Stored dataset items
************

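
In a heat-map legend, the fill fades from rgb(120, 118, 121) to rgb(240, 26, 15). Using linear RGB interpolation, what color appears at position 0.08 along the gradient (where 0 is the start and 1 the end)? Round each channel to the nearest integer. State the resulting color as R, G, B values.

(130, 111, 113)

R = 120 + 0.08 × (240 − 120) = 120 + 0.08 × 120 = 129.6 → 130
G = 118 + 0.08 × (26 − 118) = 118 + 0.08 × -92 = 110.64 → 111
B = 121 + 0.08 × (15 − 121) = 121 + 0.08 × -106 = 112.52 → 113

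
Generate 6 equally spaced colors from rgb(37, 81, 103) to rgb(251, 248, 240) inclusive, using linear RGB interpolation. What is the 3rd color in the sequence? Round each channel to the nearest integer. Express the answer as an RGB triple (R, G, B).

(123, 148, 158)

With 6 swatches and endpoints inclusive, swatch 3 sits at t = (3 − 1)/(6 − 1) = 2/5 ≈ 0.4.
R = 37 + 0.4 × (251 − 37) = 122.6 → 123
G = 81 + 0.4 × (248 − 81) = 147.8 → 148
B = 103 + 0.4 × (240 − 103) = 157.8 → 158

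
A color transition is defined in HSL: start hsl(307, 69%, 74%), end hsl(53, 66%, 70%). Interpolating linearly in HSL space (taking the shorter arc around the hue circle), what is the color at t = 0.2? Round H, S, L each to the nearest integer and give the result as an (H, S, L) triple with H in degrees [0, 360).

(328, 68, 73)

Hue: 53 − 307 = -254°, but |-254| > 180 so the shorter arc goes the other way: Δh = -254 + 360 = 106°.
H = 307 + 0.2 × (106) = 328.2 → 328°
S = 69 + 0.2 × (66 − 69) = 68.4 → 68%
L = 74 + 0.2 × (70 − 74) = 73.2 → 73%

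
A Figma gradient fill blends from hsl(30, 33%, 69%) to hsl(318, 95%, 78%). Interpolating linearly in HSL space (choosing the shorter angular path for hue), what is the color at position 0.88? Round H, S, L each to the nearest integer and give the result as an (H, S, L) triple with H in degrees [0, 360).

Hue: 318 − 30 = 288°, but |288| > 180 so the shorter arc goes the other way: Δh = 288 − 360 = -72°.
H = 30 + 0.88 × (-72) = -33.36 → -33 → -33 mod 360 = 327°
S = 33 + 0.88 × (95 − 33) = 87.56 → 88%
L = 69 + 0.88 × (78 − 69) = 76.92 → 77%

(327, 88, 77)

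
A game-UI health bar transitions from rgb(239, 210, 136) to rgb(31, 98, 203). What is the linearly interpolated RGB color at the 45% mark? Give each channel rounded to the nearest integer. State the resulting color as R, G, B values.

45% corresponds to t = 0.45.
R = 239 + 0.45 × (31 − 239) = 239 + 0.45 × -208 = 145.4 → 145
G = 210 + 0.45 × (98 − 210) = 210 + 0.45 × -112 = 159.6 → 160
B = 136 + 0.45 × (203 − 136) = 136 + 0.45 × 67 = 166.15 → 166
So the blended color is (145, 160, 166), about #91a0a6.

(145, 160, 166)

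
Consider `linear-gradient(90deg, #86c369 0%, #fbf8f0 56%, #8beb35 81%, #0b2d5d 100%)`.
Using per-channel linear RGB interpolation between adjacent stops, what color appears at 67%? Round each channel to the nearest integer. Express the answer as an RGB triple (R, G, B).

67% lies between the 56% and 81% stops, so the local fraction is t = (67 − 56)/(81 − 56) = 11/25 ≈ 0.44.
#fbf8f0 → (251, 248, 240); #8beb35 → (139, 235, 53).
R = 251 + 0.44 × (139 − 251) = 201.72 → 202
G = 248 + 0.44 × (235 − 248) = 242.28 → 242
B = 240 + 0.44 × (53 − 240) = 157.72 → 158

(202, 242, 158)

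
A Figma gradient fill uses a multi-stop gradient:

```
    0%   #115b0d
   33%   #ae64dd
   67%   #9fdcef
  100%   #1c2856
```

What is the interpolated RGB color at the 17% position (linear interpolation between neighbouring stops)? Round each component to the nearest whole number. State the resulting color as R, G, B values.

17% lies between the 0% and 33% stops, so the local fraction is t = (17 − 0)/(33 − 0) = 17/33 ≈ 0.5152.
#115b0d → (17, 91, 13); #ae64dd → (174, 100, 221).
R = 17 + 0.5152 × (174 − 17) = 97.886 → 98
G = 91 + 0.5152 × (100 − 91) = 95.637 → 96
B = 13 + 0.5152 × (221 − 13) = 120.162 → 120

(98, 96, 120)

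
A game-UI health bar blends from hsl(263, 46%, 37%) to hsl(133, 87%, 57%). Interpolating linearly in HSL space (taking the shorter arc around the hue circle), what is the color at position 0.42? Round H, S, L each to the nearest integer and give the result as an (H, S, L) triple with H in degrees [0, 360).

Hue arc: Δh = 133 − 263 = -130° (|Δh| ≤ 180, already the shorter path).
H = 263 + 0.42 × (-130) = 208.4 → 208°
S = 46 + 0.42 × (87 − 46) = 63.22 → 63%
L = 37 + 0.42 × (57 − 37) = 45.4 → 45%

(208, 63, 45)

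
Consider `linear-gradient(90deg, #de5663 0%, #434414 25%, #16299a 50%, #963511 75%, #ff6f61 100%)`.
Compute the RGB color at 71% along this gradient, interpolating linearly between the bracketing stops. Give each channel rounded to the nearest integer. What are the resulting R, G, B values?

(130, 51, 39)

71% lies between the 50% and 75% stops, so the local fraction is t = (71 − 50)/(75 − 50) = 21/25 ≈ 0.84.
#16299a → (22, 41, 154); #963511 → (150, 53, 17).
R = 22 + 0.84 × (150 − 22) = 129.52 → 130
G = 41 + 0.84 × (53 − 41) = 51.08 → 51
B = 154 + 0.84 × (17 − 154) = 38.92 → 39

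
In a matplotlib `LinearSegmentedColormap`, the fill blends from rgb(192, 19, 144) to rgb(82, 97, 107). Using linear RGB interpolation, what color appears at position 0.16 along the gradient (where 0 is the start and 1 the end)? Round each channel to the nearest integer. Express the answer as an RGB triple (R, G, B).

(174, 31, 138)

R = 192 + 0.16 × (82 − 192) = 192 + 0.16 × -110 = 174.4 → 174
G = 19 + 0.16 × (97 − 19) = 19 + 0.16 × 78 = 31.48 → 31
B = 144 + 0.16 × (107 − 144) = 144 + 0.16 × -37 = 138.08 → 138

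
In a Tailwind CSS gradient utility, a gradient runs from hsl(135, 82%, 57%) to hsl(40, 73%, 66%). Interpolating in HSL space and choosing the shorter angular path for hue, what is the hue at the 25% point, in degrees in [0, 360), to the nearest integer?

Hue arc: Δh = 40 − 135 = -95° (|Δh| ≤ 180, already the shorter path).
H = 135 + 0.25 × (-95) = 111.25 → 111°

111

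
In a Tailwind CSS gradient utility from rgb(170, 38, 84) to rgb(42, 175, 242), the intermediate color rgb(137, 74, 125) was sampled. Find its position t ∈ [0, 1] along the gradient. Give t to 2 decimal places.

Invert the lerp on the B channel (largest span, 158): t = (125 − 84) / (242 − 84) = 41/158 = 0.25949.
Check on R: (137 − 170)/(42 − 170) = 0.2578 ✓

0.26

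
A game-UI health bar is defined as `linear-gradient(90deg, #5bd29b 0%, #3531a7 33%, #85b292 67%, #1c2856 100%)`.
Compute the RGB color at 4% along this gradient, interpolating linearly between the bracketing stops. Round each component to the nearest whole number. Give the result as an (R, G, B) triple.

(86, 190, 156)

4% lies between the 0% and 33% stops, so the local fraction is t = (4 − 0)/(33 − 0) = 4/33 ≈ 0.1212.
#5bd29b → (91, 210, 155); #3531a7 → (53, 49, 167).
R = 91 + 0.1212 × (53 − 91) = 86.394 → 86
G = 210 + 0.1212 × (49 − 210) = 190.487 → 190
B = 155 + 0.1212 × (167 − 155) = 156.454 → 156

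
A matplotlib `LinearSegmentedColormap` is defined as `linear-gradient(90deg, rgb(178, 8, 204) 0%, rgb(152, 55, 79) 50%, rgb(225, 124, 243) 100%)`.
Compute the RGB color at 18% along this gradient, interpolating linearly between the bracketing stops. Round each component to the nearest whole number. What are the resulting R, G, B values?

(169, 25, 159)

18% lies between the 0% and 50% stops, so the local fraction is t = (18 − 0)/(50 − 0) = 18/50 ≈ 0.36.
R = 178 + 0.36 × (152 − 178) = 168.64 → 169
G = 8 + 0.36 × (55 − 8) = 24.92 → 25
B = 204 + 0.36 × (79 − 204) = 159 → 159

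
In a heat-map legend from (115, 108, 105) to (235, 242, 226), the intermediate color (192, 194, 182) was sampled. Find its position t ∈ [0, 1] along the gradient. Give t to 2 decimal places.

0.64

Invert the lerp on the G channel (largest span, 134): t = (194 − 108) / (242 − 108) = 86/134 = 0.64179.
Check on R: (192 − 115)/(235 − 115) = 0.6417 ✓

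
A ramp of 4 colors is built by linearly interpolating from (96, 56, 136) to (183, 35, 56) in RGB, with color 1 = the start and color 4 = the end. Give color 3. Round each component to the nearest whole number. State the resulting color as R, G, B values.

(154, 42, 83)

With 4 swatches and endpoints inclusive, swatch 3 sits at t = (3 − 1)/(4 − 1) = 2/3 ≈ 0.6667.
R = 96 + 0.6667 × (183 − 96) = 154.003 → 154
G = 56 + 0.6667 × (35 − 56) = 41.999 → 42
B = 136 + 0.6667 × (56 − 136) = 82.664 → 83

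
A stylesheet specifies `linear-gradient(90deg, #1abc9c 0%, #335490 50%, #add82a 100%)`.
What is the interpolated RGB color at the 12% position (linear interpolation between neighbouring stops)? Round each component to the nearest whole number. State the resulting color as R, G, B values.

(32, 163, 153)

12% lies between the 0% and 50% stops, so the local fraction is t = (12 − 0)/(50 − 0) = 12/50 ≈ 0.24.
#1abc9c → (26, 188, 156); #335490 → (51, 84, 144).
R = 26 + 0.24 × (51 − 26) = 32 → 32
G = 188 + 0.24 × (84 − 188) = 163.04 → 163
B = 156 + 0.24 × (144 − 156) = 153.12 → 153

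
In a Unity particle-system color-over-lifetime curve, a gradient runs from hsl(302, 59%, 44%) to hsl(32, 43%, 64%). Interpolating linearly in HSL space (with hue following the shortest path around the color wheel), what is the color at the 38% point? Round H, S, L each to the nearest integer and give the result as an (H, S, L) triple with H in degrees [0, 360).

Hue: 32 − 302 = -270°, but |-270| > 180 so the shorter arc goes the other way: Δh = -270 + 360 = 90°.
H = 302 + 0.38 × (90) = 336.2 → 336°
S = 59 + 0.38 × (43 − 59) = 52.92 → 53%
L = 44 + 0.38 × (64 − 44) = 51.6 → 52%

(336, 53, 52)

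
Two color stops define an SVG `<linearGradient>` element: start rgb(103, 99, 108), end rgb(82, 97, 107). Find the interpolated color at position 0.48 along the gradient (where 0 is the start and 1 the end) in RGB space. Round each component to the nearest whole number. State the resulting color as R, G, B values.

(93, 98, 108)

R = 103 + 0.48 × (82 − 103) = 103 + 0.48 × -21 = 92.92 → 93
G = 99 + 0.48 × (97 − 99) = 99 + 0.48 × -2 = 98.04 → 98
B = 108 + 0.48 × (107 − 108) = 108 + 0.48 × -1 = 107.52 → 108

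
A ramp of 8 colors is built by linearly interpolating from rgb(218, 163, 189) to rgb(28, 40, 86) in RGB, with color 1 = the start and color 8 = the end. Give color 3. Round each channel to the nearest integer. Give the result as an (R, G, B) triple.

(164, 128, 160)

With 8 swatches and endpoints inclusive, swatch 3 sits at t = (3 − 1)/(8 − 1) = 2/7 ≈ 0.2857.
R = 218 + 0.2857 × (28 − 218) = 163.717 → 164
G = 163 + 0.2857 × (40 − 163) = 127.859 → 128
B = 189 + 0.2857 × (86 − 189) = 159.573 → 160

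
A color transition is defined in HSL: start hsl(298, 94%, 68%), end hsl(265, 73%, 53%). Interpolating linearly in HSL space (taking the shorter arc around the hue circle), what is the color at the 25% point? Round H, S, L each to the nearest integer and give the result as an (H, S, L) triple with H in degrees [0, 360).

Hue arc: Δh = 265 − 298 = -33° (|Δh| ≤ 180, already the shorter path).
H = 298 + 0.25 × (-33) = 289.75 → 290°
S = 94 + 0.25 × (73 − 94) = 88.75 → 89%
L = 68 + 0.25 × (53 − 68) = 64.25 → 64%

(290, 89, 64)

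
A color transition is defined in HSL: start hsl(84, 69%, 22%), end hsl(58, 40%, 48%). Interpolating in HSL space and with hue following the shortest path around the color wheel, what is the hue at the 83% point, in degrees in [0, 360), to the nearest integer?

62

Hue arc: Δh = 58 − 84 = -26° (|Δh| ≤ 180, already the shorter path).
H = 84 + 0.83 × (-26) = 62.42 → 62°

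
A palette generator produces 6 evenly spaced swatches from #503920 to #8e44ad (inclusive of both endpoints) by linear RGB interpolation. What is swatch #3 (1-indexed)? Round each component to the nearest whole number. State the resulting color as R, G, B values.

(105, 61, 88)

With 6 swatches and endpoints inclusive, swatch 3 sits at t = (3 − 1)/(6 − 1) = 2/5 ≈ 0.4.
#503920 → (80, 57, 32); #8e44ad → (142, 68, 173).
R = 80 + 0.4 × (142 − 80) = 104.8 → 105
G = 57 + 0.4 × (68 − 57) = 61.4 → 61
B = 32 + 0.4 × (173 − 32) = 88.4 → 88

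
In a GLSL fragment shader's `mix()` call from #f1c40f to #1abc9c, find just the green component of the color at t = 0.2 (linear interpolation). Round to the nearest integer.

194

G₁ = 196 (from #f1c40f), G₂ = 188 (from #1abc9c).
G = 196 + 0.2 × (188 − 196) = 194.4 → 194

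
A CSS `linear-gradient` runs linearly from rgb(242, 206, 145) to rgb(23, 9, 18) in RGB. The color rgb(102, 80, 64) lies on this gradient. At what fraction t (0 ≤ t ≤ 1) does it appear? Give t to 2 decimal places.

Invert the lerp on the R channel (largest span, 219): t = (102 − 242) / (23 − 242) = -140/-219 = 0.63927.
Check on G: (80 − 206)/(9 − 206) = 0.6396 ✓

0.64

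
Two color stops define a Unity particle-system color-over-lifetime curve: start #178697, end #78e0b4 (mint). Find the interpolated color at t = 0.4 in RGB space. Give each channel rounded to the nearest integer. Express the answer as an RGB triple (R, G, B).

(62, 170, 163)

#178697 → (23, 134, 151); #78e0b4 → (120, 224, 180).
R = 23 + 0.4 × (120 − 23) = 23 + 0.4 × 97 = 61.8 → 62
G = 134 + 0.4 × (224 − 134) = 134 + 0.4 × 90 = 170 → 170
B = 151 + 0.4 × (180 − 151) = 151 + 0.4 × 29 = 162.6 → 163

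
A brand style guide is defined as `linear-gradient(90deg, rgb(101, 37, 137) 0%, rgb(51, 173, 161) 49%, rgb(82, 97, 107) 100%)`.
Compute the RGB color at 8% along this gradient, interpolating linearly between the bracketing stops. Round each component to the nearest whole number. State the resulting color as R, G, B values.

(93, 59, 141)

8% lies between the 0% and 49% stops, so the local fraction is t = (8 − 0)/(49 − 0) = 8/49 ≈ 0.1633.
R = 101 + 0.1633 × (51 − 101) = 92.835 → 93
G = 37 + 0.1633 × (173 − 37) = 59.209 → 59
B = 137 + 0.1633 × (161 − 137) = 140.919 → 141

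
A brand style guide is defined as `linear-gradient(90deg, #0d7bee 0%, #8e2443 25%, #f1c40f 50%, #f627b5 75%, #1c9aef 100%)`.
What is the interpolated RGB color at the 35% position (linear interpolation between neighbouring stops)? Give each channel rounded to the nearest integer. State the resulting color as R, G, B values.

(182, 100, 46)

35% lies between the 25% and 50% stops, so the local fraction is t = (35 − 25)/(50 − 25) = 10/25 ≈ 0.4.
#8e2443 → (142, 36, 67); #f1c40f → (241, 196, 15).
R = 142 + 0.4 × (241 − 142) = 181.6 → 182
G = 36 + 0.4 × (196 − 36) = 100 → 100
B = 67 + 0.4 × (15 − 67) = 46.2 → 46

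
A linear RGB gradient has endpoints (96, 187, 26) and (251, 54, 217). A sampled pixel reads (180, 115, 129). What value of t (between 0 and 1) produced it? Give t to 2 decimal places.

0.54

Invert the lerp on the B channel (largest span, 191): t = (129 − 26) / (217 − 26) = 103/191 = 0.53927.
Check on R: (180 − 96)/(251 − 96) = 0.5419 ✓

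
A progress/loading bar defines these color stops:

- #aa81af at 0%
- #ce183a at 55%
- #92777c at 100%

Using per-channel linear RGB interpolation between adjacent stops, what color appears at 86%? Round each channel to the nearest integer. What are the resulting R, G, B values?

86% lies between the 55% and 100% stops, so the local fraction is t = (86 − 55)/(100 − 55) = 31/45 ≈ 0.6889.
#ce183a → (206, 24, 58); #92777c → (146, 119, 124).
R = 206 + 0.6889 × (146 − 206) = 164.666 → 165
G = 24 + 0.6889 × (119 − 24) = 89.445 → 89
B = 58 + 0.6889 × (124 − 58) = 103.467 → 103

(165, 89, 103)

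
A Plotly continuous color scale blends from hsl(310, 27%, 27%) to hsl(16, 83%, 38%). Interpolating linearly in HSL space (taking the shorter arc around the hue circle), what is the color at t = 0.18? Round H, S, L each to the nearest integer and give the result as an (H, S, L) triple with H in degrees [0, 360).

(322, 37, 29)

Hue: 16 − 310 = -294°, but |-294| > 180 so the shorter arc goes the other way: Δh = -294 + 360 = 66°.
H = 310 + 0.18 × (66) = 321.88 → 322°
S = 27 + 0.18 × (83 − 27) = 37.08 → 37%
L = 27 + 0.18 × (38 − 27) = 28.98 → 29%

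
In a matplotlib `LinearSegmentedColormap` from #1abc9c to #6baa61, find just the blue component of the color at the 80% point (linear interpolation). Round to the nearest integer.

B₁ = 156 (from #1abc9c), B₂ = 97 (from #6baa61).
B = 156 + 0.8 × (97 − 156) = 108.8 → 109

109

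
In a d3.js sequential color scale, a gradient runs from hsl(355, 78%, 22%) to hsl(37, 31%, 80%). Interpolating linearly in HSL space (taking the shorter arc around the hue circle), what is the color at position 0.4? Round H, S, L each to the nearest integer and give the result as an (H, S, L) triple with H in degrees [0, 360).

Hue: 37 − 355 = -318°, but |-318| > 180 so the shorter arc goes the other way: Δh = -318 + 360 = 42°.
H = 355 + 0.4 × (42) = 371.8 → 372 → 372 mod 360 = 12°
S = 78 + 0.4 × (31 − 78) = 59.2 → 59%
L = 22 + 0.4 × (80 − 22) = 45.2 → 45%

(12, 59, 45)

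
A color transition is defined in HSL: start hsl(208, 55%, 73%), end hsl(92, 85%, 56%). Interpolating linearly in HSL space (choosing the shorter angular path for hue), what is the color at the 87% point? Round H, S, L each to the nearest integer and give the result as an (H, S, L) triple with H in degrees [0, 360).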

************

» **Task directions**:
Read through the entries and copy every line that includes "Consider".

» **Task response**:
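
Consider `linear-gradient(90deg, #86c369 0%, #fbf8f0 56%, #8beb35 81%, #0b2d5d 100%)`.
Consider `linear-gradient(90deg, #de5663 0%, #434414 25%, #16299a 50%, #963511 75%, #ff6f61 100%)`.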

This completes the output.